- WORK INSTRUCTION -
All lines from the one containing "Determine the equivalent of 730.3" to the end of the data below are to be returned exactly, both ends included, with nothing added.

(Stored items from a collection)
━━━━━━
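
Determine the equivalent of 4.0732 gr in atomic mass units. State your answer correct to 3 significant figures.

1 gr = 3.90228e+22 atomic mass units.
Then 4.0732 × 3.90228e+22 ≈ 1.59e+23 u.

1.59e+23 u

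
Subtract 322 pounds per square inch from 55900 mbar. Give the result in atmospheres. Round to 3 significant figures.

55900 mbar = 55.1690 atm and 322 psi = 21.9108 atm.
55.1690 − 21.9108 ≈ 33.3 atm.

33.3 atmospheres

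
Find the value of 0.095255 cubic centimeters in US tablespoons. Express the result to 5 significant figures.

1 cm³ = 0.0676280 US tbsp.
So 0.095255 × 0.0676280 ≈ 0.0064419 US tbsp.

0.0064419 US tbsp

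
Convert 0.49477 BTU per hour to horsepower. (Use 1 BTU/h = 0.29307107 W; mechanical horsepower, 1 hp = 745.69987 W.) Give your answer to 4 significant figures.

1 BTU/h = 0.000393015 hp.
So 0.49477 × 0.000393015 ≈ 0.0001945 hp.

0.0001945 hp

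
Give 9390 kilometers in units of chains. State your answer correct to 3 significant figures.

467000 chain

1 km = 49.7097 chain.
So 9390 × 49.7097 ≈ 467000 chain.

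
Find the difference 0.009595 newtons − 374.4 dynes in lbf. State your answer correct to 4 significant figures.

0.001315 pounds-force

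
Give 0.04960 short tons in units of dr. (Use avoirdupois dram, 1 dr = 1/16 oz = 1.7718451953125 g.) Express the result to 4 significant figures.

25400 dr

1 short ton = 512000 dr.
So 0.04960 × 512000 ≈ 25400 dr.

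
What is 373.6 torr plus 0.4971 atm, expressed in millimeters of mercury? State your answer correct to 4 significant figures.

751.4 mmHg

373.6 torr = 373.600 mmHg and 0.4971 atm = 377.796 mmHg.
373.600 + 377.796 ≈ 751.4 mmHg.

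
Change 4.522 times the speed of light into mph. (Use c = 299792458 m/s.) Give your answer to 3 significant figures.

3.03e+9 miles per hour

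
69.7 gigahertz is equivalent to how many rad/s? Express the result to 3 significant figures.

1 GHz = 6.28319 × 10^9 radians per second.
So 69.7 × 6.28319 × 10^9 ≈ 4.38 × 10^11 rad/s.

4.38 × 10^11 rad/s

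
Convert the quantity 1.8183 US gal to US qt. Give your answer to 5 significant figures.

1 US gal = 4.00000 US qt.
1.8183 × 4.00000 ≈ 7.2732 US qt.

7.2732 US qt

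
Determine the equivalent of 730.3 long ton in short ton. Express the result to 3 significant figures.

818 short ton

1 long ton = 1.12000 short ton.
730.3 × 1.12000 ≈ 818 short ton.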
━━━━━━
- EXERCISE OUTPUT -
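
Determine the equivalent of 730.3 long ton in short ton. Express the result to 3 significant figures.

818 short ton

1 long ton = 1.12000 short ton.
730.3 × 1.12000 ≈ 818 short ton.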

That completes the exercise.